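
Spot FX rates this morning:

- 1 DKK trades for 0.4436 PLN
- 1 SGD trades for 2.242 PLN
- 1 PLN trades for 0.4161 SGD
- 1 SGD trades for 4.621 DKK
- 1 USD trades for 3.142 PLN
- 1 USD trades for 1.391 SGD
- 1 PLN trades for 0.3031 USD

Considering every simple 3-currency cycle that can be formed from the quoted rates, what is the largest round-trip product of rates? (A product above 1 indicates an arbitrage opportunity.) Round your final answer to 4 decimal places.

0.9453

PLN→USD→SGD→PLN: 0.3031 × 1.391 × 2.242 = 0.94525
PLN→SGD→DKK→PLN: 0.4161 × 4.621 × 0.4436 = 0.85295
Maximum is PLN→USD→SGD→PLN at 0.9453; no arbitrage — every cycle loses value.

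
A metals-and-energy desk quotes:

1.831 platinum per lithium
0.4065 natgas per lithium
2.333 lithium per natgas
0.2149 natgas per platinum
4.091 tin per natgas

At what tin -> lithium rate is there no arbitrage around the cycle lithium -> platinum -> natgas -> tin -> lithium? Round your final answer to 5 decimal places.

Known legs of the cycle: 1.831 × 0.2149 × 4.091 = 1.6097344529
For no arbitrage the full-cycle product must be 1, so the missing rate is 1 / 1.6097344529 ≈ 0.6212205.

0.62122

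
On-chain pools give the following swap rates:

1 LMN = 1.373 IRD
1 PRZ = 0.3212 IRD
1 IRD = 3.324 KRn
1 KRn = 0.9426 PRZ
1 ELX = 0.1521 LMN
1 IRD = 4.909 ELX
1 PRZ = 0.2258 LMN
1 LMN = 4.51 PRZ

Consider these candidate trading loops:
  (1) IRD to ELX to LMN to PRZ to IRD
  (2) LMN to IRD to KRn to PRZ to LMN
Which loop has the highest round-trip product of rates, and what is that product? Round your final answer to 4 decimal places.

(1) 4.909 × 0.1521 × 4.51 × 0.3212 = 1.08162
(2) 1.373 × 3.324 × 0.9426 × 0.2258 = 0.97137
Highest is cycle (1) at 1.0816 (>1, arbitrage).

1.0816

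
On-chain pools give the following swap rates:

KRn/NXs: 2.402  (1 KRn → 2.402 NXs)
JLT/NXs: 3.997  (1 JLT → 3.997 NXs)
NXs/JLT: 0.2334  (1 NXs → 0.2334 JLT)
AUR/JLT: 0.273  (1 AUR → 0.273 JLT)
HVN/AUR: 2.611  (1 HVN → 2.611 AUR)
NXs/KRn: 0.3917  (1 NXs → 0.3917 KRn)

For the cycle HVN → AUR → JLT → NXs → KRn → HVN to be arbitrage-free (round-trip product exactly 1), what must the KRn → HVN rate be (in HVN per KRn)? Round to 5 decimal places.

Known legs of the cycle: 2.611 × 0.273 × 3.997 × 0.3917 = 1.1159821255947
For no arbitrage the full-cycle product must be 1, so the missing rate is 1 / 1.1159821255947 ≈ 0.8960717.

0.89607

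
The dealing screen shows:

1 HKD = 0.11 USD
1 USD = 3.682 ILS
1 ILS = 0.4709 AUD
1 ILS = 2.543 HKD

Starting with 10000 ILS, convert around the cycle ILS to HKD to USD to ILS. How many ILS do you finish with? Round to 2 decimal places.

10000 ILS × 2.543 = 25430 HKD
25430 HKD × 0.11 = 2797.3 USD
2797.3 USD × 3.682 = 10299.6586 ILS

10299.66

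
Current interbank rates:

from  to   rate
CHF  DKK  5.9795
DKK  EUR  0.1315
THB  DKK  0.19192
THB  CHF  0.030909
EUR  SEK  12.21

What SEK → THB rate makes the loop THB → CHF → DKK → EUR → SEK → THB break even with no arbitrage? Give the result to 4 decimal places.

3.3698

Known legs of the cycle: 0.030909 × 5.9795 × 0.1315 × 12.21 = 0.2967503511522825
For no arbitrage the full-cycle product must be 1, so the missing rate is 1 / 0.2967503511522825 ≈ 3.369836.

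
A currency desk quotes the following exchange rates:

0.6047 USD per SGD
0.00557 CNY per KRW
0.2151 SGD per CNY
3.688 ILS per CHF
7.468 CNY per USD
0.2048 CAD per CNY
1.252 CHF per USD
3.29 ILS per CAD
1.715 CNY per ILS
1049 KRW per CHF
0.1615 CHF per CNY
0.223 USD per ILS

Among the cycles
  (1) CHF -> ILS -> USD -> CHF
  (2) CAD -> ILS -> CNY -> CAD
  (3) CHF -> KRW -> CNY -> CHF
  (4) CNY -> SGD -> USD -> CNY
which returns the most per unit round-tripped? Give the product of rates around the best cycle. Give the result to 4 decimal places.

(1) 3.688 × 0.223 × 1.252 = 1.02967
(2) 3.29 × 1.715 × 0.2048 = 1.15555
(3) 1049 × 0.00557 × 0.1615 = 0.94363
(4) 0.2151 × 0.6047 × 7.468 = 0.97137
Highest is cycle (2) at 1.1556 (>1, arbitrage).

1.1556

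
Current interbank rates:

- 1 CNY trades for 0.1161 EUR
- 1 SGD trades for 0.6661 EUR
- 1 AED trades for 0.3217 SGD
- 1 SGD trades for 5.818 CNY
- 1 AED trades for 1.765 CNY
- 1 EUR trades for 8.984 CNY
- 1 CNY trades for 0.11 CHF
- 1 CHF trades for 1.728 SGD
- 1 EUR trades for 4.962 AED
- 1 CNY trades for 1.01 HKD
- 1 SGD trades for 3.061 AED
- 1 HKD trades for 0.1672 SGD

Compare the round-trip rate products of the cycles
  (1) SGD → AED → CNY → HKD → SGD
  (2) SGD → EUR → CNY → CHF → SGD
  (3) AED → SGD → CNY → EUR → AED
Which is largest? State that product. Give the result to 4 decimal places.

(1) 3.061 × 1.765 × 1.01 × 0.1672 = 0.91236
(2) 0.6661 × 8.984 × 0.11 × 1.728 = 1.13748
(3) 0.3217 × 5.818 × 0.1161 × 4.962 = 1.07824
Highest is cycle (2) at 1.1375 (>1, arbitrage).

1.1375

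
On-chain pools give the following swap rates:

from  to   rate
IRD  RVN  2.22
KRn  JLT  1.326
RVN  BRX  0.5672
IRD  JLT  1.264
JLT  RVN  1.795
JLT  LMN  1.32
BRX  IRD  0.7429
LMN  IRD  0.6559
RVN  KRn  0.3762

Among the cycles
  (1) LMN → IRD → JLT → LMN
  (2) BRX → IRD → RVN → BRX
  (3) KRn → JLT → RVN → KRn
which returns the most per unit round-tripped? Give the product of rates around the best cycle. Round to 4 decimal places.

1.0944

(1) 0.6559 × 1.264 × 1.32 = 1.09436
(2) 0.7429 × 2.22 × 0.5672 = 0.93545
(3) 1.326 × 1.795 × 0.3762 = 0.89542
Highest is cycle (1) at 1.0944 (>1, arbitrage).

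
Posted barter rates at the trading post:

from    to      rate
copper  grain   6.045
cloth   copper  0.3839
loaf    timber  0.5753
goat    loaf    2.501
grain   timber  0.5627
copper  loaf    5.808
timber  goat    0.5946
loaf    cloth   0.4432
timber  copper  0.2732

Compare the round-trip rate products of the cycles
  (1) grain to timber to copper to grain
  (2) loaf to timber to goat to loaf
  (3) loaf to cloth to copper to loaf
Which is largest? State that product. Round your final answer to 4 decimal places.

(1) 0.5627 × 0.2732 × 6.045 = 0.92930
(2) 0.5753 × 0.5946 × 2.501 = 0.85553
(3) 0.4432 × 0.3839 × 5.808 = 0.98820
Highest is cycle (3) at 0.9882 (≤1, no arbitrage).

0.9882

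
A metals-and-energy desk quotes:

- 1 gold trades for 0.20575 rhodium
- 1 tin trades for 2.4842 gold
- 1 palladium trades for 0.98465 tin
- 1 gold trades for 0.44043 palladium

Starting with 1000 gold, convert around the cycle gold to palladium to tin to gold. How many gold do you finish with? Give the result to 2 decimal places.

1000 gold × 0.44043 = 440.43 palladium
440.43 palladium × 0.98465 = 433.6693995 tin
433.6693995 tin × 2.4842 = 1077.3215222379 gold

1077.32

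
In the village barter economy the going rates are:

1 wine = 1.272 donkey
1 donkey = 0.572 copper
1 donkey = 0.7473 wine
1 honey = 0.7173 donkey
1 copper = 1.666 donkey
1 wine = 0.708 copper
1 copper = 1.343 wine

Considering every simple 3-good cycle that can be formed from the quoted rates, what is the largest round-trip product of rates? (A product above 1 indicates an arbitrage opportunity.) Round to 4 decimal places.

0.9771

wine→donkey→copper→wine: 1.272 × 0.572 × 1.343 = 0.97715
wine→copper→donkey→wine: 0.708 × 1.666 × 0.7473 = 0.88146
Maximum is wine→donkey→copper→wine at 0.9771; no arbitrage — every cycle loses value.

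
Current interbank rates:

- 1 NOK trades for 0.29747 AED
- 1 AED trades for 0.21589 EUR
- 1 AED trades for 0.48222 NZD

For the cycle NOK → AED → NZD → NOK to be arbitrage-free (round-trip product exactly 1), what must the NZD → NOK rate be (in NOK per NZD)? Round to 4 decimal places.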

★ ★ ★ ★

§ Brief:
Take the lines above from the one containing "Which is largest? State that product. Give" down to the one containing "In the village", and transcribe them exactly, both ends included.

§ Written solution:
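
Which is largest? State that product. Give the result to 4 decimal places.

(1) 3.061 × 1.765 × 1.01 × 0.1672 = 0.91236
(2) 0.6661 × 8.984 × 0.11 × 1.728 = 1.13748
(3) 0.3217 × 5.818 × 0.1161 × 4.962 = 1.07824
Highest is cycle (2) at 1.1375 (>1, arbitrage).

1.1375

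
On-chain pools give the following swap rates:

from  to   rate
IRD  RVN  2.22
KRn  JLT  1.326
RVN  BRX  0.5672
IRD  JLT  1.264
JLT  RVN  1.795
JLT  LMN  1.32
BRX  IRD  0.7429
LMN  IRD  0.6559
RVN  KRn  0.3762

Among the cycles
  (1) LMN → IRD → JLT → LMN
  (2) BRX → IRD → RVN → BRX
  (3) KRn → JLT → RVN → KRn
which returns the most per unit round-tripped? Give the product of rates around the best cycle. Round to 4 decimal places.

1.0944

(1) 0.6559 × 1.264 × 1.32 = 1.09436
(2) 0.7429 × 2.22 × 0.5672 = 0.93545
(3) 1.326 × 1.795 × 0.3762 = 0.89542
Highest is cycle (1) at 1.0944 (>1, arbitrage).

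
Posted barter rates at the trading post:

from    to      rate
copper  grain   6.045
cloth   copper  0.3839
loaf    timber  0.5753
goat    loaf    2.501
grain   timber  0.5627
copper  loaf    5.808
timber  goat    0.5946
loaf    cloth   0.4432
timber  copper  0.2732

Compare the round-trip rate products of the cycles
  (1) grain to timber to copper to grain
  (2) loaf to timber to goat to loaf
  (3) loaf to cloth to copper to loaf
Which is largest? State that product. Round your final answer to 4 decimal places.

(1) 0.5627 × 0.2732 × 6.045 = 0.92930
(2) 0.5753 × 0.5946 × 2.501 = 0.85553
(3) 0.4432 × 0.3839 × 5.808 = 0.98820
Highest is cycle (3) at 0.9882 (≤1, no arbitrage).

0.9882

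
A metals-and-energy desk quotes:

- 1 gold trades for 0.20575 rhodium
- 1 tin trades for 2.4842 gold
- 1 palladium trades for 0.98465 tin
- 1 gold trades for 0.44043 palladium

Starting with 1000 gold, convert around the cycle gold to palladium to tin to gold. How many gold do you finish with? Give the result to 2 decimal places.

1000 gold × 0.44043 = 440.43 palladium
440.43 palladium × 0.98465 = 433.6693995 tin
433.6693995 tin × 2.4842 = 1077.3215222379 gold

1077.32

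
In the village barter economy the going rates are: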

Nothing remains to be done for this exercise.